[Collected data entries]
++++++
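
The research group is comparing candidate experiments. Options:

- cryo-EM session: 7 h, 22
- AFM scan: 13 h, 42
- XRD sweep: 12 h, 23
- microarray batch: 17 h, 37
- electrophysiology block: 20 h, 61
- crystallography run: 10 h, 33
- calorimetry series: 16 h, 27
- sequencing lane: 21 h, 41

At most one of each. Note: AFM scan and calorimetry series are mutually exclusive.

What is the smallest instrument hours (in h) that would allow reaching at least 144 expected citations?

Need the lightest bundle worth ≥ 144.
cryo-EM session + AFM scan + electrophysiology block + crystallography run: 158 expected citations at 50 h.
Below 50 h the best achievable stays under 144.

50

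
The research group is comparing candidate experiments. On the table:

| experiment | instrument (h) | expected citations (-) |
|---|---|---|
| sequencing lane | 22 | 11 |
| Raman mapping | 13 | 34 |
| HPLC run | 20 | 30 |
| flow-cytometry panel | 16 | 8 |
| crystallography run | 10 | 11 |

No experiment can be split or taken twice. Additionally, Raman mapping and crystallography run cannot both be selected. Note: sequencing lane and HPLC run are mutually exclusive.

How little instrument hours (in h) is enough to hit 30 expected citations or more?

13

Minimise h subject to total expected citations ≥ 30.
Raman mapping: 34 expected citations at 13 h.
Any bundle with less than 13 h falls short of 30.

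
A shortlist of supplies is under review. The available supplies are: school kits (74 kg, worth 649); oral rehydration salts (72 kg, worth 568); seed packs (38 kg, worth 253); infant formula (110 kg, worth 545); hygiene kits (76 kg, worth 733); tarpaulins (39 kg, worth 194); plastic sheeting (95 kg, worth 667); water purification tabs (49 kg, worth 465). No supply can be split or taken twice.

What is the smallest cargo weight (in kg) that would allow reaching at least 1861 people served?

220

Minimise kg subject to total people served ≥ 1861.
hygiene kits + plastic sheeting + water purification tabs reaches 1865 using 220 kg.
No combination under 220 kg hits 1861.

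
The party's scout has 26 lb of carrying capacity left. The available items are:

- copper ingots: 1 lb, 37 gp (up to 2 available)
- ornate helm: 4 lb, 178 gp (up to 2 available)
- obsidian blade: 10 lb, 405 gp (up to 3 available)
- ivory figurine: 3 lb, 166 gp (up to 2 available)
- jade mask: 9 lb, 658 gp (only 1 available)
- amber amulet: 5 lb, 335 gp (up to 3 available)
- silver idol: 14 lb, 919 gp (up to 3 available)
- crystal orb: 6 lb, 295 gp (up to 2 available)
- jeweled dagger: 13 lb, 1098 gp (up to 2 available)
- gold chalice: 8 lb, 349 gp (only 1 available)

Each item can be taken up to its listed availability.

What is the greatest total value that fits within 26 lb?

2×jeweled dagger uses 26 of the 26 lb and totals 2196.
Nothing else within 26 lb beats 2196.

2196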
++++++
Exercise directions |
Check the entries above for the word "candidate" and copy every line where it turns up.

Task result |
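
The research group is comparing candidate experiments. Options:
The research group is comparing candidate experiments. On the table: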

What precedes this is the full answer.